-- SOURCE MATERIAL follows --
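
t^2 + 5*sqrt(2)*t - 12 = (t - sqrt(2))*(t + 6*sqrt(2))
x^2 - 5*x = x*(x - 5)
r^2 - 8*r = r*(r - 8)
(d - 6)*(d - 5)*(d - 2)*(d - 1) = d^4 - 14*d^3 + 65*d^2 - 112*d + 60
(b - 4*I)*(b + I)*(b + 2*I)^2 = b^4 + I*b^3 + 12*b^2 + 28*I*b - 16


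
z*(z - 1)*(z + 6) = z^3 + 5*z^2 - 6*z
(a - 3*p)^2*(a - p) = a^3 - 7*a^2*p + 15*a*p^2 - 9*p^3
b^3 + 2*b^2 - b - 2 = (b - 1)*(b + 1)*(b + 2)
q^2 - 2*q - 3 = (q - 3)*(q + 1)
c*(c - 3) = c^2 - 3*c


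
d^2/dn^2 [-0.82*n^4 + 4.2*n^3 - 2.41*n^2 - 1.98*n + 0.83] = -9.84*n^2 + 25.2*n - 4.82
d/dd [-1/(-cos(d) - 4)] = sin(d)/(cos(d) + 4)^2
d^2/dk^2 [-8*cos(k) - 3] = 8*cos(k)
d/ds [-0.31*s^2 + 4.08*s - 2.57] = 4.08 - 0.62*s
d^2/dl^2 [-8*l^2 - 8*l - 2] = -16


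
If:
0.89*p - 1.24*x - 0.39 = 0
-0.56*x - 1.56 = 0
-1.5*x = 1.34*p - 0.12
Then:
No Solution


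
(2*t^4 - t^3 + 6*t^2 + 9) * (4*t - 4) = 8*t^5 - 12*t^4 + 28*t^3 - 24*t^2 + 36*t - 36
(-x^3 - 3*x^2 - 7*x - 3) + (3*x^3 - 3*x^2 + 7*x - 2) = 2*x^3 - 6*x^2 - 5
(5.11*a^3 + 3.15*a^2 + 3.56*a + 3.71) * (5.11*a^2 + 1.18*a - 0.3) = 26.1121*a^5 + 22.1263*a^4 + 20.3756*a^3 + 22.2139*a^2 + 3.3098*a - 1.113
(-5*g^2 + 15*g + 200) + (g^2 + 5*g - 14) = -4*g^2 + 20*g + 186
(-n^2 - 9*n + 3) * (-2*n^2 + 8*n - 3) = 2*n^4 + 10*n^3 - 75*n^2 + 51*n - 9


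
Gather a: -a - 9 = -a - 9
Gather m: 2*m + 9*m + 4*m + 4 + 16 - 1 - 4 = 15*m + 15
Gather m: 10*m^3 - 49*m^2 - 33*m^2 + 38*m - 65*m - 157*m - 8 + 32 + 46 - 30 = 10*m^3 - 82*m^2 - 184*m + 40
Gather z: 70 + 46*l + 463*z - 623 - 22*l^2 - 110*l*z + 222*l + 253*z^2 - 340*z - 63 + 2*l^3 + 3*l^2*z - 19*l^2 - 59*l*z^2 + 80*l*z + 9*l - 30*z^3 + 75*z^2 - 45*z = 2*l^3 - 41*l^2 + 277*l - 30*z^3 + z^2*(328 - 59*l) + z*(3*l^2 - 30*l + 78) - 616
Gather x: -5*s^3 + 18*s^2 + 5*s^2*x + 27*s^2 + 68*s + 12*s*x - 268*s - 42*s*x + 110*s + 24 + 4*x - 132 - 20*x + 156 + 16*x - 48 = -5*s^3 + 45*s^2 - 90*s + x*(5*s^2 - 30*s)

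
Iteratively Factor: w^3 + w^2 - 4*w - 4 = (w + 2)*(w^2 - w - 2) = (w - 2)*(w + 2)*(w + 1)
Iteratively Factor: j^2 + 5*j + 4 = (j + 4)*(j + 1)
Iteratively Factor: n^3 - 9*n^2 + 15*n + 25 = (n - 5)*(n^2 - 4*n - 5) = (n - 5)^2*(n + 1)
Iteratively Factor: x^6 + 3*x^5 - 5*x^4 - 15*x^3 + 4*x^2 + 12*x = (x)*(x^5 + 3*x^4 - 5*x^3 - 15*x^2 + 4*x + 12) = x*(x - 2)*(x^4 + 5*x^3 + 5*x^2 - 5*x - 6) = x*(x - 2)*(x + 2)*(x^3 + 3*x^2 - x - 3) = x*(x - 2)*(x - 1)*(x + 2)*(x^2 + 4*x + 3) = x*(x - 2)*(x - 1)*(x + 1)*(x + 2)*(x + 3)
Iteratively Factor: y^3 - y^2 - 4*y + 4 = (y + 2)*(y^2 - 3*y + 2) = (y - 2)*(y + 2)*(y - 1)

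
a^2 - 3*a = a*(a - 3)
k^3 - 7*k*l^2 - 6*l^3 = (k - 3*l)*(k + l)*(k + 2*l)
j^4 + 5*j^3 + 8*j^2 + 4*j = j*(j + 1)*(j + 2)^2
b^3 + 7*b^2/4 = b^2*(b + 7/4)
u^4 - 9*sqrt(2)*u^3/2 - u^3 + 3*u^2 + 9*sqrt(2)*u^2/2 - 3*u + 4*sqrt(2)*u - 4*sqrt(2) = (u - 1)*(u - 4*sqrt(2))*(u - sqrt(2))*(u + sqrt(2)/2)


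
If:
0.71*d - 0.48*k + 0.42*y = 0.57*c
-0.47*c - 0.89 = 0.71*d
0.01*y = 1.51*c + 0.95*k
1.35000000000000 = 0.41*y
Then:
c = 1.72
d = -2.39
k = -2.70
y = 3.29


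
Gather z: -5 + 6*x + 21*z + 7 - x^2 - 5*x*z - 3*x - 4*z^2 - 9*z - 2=-x^2 + 3*x - 4*z^2 + z*(12 - 5*x)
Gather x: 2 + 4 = 6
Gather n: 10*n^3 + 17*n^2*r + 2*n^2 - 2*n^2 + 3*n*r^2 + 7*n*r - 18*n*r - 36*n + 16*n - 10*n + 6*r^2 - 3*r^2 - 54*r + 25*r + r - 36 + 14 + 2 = 10*n^3 + 17*n^2*r + n*(3*r^2 - 11*r - 30) + 3*r^2 - 28*r - 20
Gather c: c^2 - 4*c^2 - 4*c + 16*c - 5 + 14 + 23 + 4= -3*c^2 + 12*c + 36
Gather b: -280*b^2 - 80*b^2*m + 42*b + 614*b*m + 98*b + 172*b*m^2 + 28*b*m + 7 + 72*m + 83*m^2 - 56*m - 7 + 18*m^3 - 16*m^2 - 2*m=b^2*(-80*m - 280) + b*(172*m^2 + 642*m + 140) + 18*m^3 + 67*m^2 + 14*m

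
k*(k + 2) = k^2 + 2*k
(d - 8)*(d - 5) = d^2 - 13*d + 40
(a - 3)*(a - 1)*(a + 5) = a^3 + a^2 - 17*a + 15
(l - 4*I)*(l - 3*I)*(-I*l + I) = -I*l^3 - 7*l^2 + I*l^2 + 7*l + 12*I*l - 12*I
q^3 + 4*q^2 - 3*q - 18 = (q - 2)*(q + 3)^2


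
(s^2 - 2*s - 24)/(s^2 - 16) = (s - 6)/(s - 4)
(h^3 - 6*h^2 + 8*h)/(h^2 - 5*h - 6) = h*(-h^2 + 6*h - 8)/(-h^2 + 5*h + 6)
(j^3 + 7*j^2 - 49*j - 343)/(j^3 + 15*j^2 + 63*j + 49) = (j - 7)/(j + 1)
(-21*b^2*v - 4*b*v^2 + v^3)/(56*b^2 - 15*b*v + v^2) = v*(3*b + v)/(-8*b + v)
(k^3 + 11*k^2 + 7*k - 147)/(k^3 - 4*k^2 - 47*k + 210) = (k^2 + 4*k - 21)/(k^2 - 11*k + 30)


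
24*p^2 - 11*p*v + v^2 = (-8*p + v)*(-3*p + v)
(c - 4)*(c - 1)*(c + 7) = c^3 + 2*c^2 - 31*c + 28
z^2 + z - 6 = (z - 2)*(z + 3)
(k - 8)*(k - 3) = k^2 - 11*k + 24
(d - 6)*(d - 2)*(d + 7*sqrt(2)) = d^3 - 8*d^2 + 7*sqrt(2)*d^2 - 56*sqrt(2)*d + 12*d + 84*sqrt(2)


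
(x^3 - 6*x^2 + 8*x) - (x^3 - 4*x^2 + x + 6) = -2*x^2 + 7*x - 6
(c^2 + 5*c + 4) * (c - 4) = c^3 + c^2 - 16*c - 16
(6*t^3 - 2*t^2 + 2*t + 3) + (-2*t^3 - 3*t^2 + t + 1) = 4*t^3 - 5*t^2 + 3*t + 4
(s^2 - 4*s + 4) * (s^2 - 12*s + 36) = s^4 - 16*s^3 + 88*s^2 - 192*s + 144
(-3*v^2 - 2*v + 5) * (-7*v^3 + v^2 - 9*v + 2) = 21*v^5 + 11*v^4 - 10*v^3 + 17*v^2 - 49*v + 10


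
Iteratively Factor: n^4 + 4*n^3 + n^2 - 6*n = (n + 2)*(n^3 + 2*n^2 - 3*n) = (n + 2)*(n + 3)*(n^2 - n) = n*(n + 2)*(n + 3)*(n - 1)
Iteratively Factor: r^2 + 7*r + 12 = (r + 4)*(r + 3)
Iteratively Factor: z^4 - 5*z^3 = (z - 5)*(z^3) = z*(z - 5)*(z^2) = z^2*(z - 5)*(z)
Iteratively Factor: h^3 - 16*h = (h - 4)*(h^2 + 4*h) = (h - 4)*(h + 4)*(h)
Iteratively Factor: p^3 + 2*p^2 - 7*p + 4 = (p - 1)*(p^2 + 3*p - 4) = (p - 1)*(p + 4)*(p - 1)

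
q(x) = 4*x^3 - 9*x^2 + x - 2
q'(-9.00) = 1135.00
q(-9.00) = -3656.00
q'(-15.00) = 2971.00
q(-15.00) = -15542.00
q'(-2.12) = 93.09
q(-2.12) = -82.68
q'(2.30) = 23.08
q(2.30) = 1.36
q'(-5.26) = 427.69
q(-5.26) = -838.39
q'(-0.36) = 9.04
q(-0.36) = -3.71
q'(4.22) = 138.74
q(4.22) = 142.55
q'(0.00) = 1.00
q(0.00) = -2.00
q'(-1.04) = 32.70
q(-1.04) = -17.27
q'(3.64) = 94.48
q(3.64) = 75.31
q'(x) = 12*x^2 - 18*x + 1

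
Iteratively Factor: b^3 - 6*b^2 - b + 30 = (b + 2)*(b^2 - 8*b + 15) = (b - 3)*(b + 2)*(b - 5)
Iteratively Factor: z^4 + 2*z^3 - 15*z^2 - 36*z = (z + 3)*(z^3 - z^2 - 12*z) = (z - 4)*(z + 3)*(z^2 + 3*z) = (z - 4)*(z + 3)^2*(z)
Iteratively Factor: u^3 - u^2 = (u)*(u^2 - u) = u^2*(u - 1)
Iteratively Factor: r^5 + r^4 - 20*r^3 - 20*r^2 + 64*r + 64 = (r + 2)*(r^4 - r^3 - 18*r^2 + 16*r + 32) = (r - 4)*(r + 2)*(r^3 + 3*r^2 - 6*r - 8) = (r - 4)*(r - 2)*(r + 2)*(r^2 + 5*r + 4) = (r - 4)*(r - 2)*(r + 2)*(r + 4)*(r + 1)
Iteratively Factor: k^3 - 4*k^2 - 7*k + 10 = (k + 2)*(k^2 - 6*k + 5) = (k - 1)*(k + 2)*(k - 5)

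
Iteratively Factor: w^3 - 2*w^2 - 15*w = (w)*(w^2 - 2*w - 15) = w*(w + 3)*(w - 5)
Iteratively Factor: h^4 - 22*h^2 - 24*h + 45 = (h - 5)*(h^3 + 5*h^2 + 3*h - 9) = (h - 5)*(h + 3)*(h^2 + 2*h - 3) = (h - 5)*(h - 1)*(h + 3)*(h + 3)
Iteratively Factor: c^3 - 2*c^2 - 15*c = (c + 3)*(c^2 - 5*c) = c*(c + 3)*(c - 5)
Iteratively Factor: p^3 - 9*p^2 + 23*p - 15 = (p - 5)*(p^2 - 4*p + 3) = (p - 5)*(p - 1)*(p - 3)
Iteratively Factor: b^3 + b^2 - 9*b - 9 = (b - 3)*(b^2 + 4*b + 3) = (b - 3)*(b + 1)*(b + 3)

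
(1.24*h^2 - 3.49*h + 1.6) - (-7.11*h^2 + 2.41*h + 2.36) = 8.35*h^2 - 5.9*h - 0.76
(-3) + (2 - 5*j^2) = -5*j^2 - 1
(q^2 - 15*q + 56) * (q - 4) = q^3 - 19*q^2 + 116*q - 224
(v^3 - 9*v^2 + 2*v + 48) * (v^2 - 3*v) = v^5 - 12*v^4 + 29*v^3 + 42*v^2 - 144*v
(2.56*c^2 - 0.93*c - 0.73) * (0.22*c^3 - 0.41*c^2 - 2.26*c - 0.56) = 0.5632*c^5 - 1.2542*c^4 - 5.5649*c^3 + 0.9675*c^2 + 2.1706*c + 0.4088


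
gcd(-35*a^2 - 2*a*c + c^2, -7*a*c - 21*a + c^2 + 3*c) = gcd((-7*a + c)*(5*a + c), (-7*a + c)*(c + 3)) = 7*a - c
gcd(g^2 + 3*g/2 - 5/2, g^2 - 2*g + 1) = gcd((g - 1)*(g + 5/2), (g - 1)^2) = g - 1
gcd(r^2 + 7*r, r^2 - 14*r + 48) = 1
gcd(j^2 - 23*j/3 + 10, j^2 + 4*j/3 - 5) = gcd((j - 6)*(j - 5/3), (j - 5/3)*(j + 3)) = j - 5/3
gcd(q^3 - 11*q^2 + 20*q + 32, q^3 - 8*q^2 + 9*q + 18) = q + 1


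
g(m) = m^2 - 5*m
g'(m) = 2*m - 5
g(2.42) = -6.24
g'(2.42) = -0.16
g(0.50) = -2.25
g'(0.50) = -4.00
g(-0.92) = 5.45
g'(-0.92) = -6.84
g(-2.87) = 22.59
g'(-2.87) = -10.74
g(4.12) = -3.63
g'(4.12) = 3.24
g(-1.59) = 10.48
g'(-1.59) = -8.18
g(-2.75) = 21.31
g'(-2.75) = -10.50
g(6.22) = 7.59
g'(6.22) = 7.44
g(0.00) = 0.00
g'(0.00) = -5.00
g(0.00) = 0.00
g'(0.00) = -5.00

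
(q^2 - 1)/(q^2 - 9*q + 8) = (q + 1)/(q - 8)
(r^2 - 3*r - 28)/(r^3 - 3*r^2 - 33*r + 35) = (r + 4)/(r^2 + 4*r - 5)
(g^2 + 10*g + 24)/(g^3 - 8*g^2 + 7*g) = (g^2 + 10*g + 24)/(g*(g^2 - 8*g + 7))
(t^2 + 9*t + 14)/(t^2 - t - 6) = (t + 7)/(t - 3)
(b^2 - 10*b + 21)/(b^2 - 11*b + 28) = (b - 3)/(b - 4)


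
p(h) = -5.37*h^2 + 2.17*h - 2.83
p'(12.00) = -126.71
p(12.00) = -750.07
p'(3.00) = -30.05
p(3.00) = -44.65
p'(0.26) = -0.62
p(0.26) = -2.63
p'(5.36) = -55.40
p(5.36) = -145.48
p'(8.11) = -84.93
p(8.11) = -338.43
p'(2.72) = -27.04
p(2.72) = -36.66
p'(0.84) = -6.85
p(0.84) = -4.80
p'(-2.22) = 26.01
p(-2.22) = -34.11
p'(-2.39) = 27.84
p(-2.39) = -38.69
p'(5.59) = -57.87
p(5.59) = -158.50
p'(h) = 2.17 - 10.74*h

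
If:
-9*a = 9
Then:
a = -1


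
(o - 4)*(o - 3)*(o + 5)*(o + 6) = o^4 + 4*o^3 - 35*o^2 - 78*o + 360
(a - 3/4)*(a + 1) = a^2 + a/4 - 3/4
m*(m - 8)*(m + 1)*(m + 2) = m^4 - 5*m^3 - 22*m^2 - 16*m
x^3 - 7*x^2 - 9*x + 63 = (x - 7)*(x - 3)*(x + 3)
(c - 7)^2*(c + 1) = c^3 - 13*c^2 + 35*c + 49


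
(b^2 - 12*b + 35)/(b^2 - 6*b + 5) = (b - 7)/(b - 1)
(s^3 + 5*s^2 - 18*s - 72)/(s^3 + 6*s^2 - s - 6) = (s^2 - s - 12)/(s^2 - 1)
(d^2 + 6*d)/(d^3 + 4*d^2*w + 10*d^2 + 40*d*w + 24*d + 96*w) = d/(d^2 + 4*d*w + 4*d + 16*w)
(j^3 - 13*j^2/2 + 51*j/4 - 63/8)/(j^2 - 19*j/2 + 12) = (j^2 - 5*j + 21/4)/(j - 8)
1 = 1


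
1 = 1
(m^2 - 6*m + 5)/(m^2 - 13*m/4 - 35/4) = 4*(m - 1)/(4*m + 7)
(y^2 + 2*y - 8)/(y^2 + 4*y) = (y - 2)/y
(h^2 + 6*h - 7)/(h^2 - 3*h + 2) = (h + 7)/(h - 2)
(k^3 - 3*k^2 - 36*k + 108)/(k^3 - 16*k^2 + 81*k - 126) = (k + 6)/(k - 7)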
-- SOURCE MATERIAL concluded --
### PROBLEM REQUIREMENTS
Lines from the one containing "(g^2 + 10*g + 24)/(g^3" through the end of the entries above must be copied exactly; include both ends and no other lines.

### FINISHED EXERCISE
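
(g^2 + 10*g + 24)/(g^3 - 8*g^2 + 7*g) = (g^2 + 10*g + 24)/(g*(g^2 - 8*g + 7))
(t^2 + 9*t + 14)/(t^2 - t - 6) = (t + 7)/(t - 3)
(b^2 - 10*b + 21)/(b^2 - 11*b + 28) = (b - 3)/(b - 4)


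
p(h) = -5.37*h^2 + 2.17*h - 2.83
p'(12.00) = -126.71
p(12.00) = -750.07
p'(3.00) = -30.05
p(3.00) = -44.65
p'(0.26) = -0.62
p(0.26) = -2.63
p'(5.36) = -55.40
p(5.36) = -145.48
p'(8.11) = -84.93
p(8.11) = -338.43
p'(2.72) = -27.04
p(2.72) = -36.66
p'(0.84) = -6.85
p(0.84) = -4.80
p'(-2.22) = 26.01
p(-2.22) = -34.11
p'(-2.39) = 27.84
p(-2.39) = -38.69
p'(5.59) = -57.87
p(5.59) = -158.50
p'(h) = 2.17 - 10.74*h

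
If:
-9*a = 9
Then:
a = -1


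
(o - 4)*(o - 3)*(o + 5)*(o + 6) = o^4 + 4*o^3 - 35*o^2 - 78*o + 360
(a - 3/4)*(a + 1) = a^2 + a/4 - 3/4
m*(m - 8)*(m + 1)*(m + 2) = m^4 - 5*m^3 - 22*m^2 - 16*m
x^3 - 7*x^2 - 9*x + 63 = (x - 7)*(x - 3)*(x + 3)
(c - 7)^2*(c + 1) = c^3 - 13*c^2 + 35*c + 49


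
(b^2 - 12*b + 35)/(b^2 - 6*b + 5) = (b - 7)/(b - 1)
(s^3 + 5*s^2 - 18*s - 72)/(s^3 + 6*s^2 - s - 6) = (s^2 - s - 12)/(s^2 - 1)
(d^2 + 6*d)/(d^3 + 4*d^2*w + 10*d^2 + 40*d*w + 24*d + 96*w) = d/(d^2 + 4*d*w + 4*d + 16*w)
(j^3 - 13*j^2/2 + 51*j/4 - 63/8)/(j^2 - 19*j/2 + 12) = (j^2 - 5*j + 21/4)/(j - 8)
1 = 1


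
1 = 1
(m^2 - 6*m + 5)/(m^2 - 13*m/4 - 35/4) = 4*(m - 1)/(4*m + 7)
(y^2 + 2*y - 8)/(y^2 + 4*y) = (y - 2)/y
(h^2 + 6*h - 7)/(h^2 - 3*h + 2) = (h + 7)/(h - 2)
(k^3 - 3*k^2 - 36*k + 108)/(k^3 - 16*k^2 + 81*k - 126) = (k + 6)/(k - 7)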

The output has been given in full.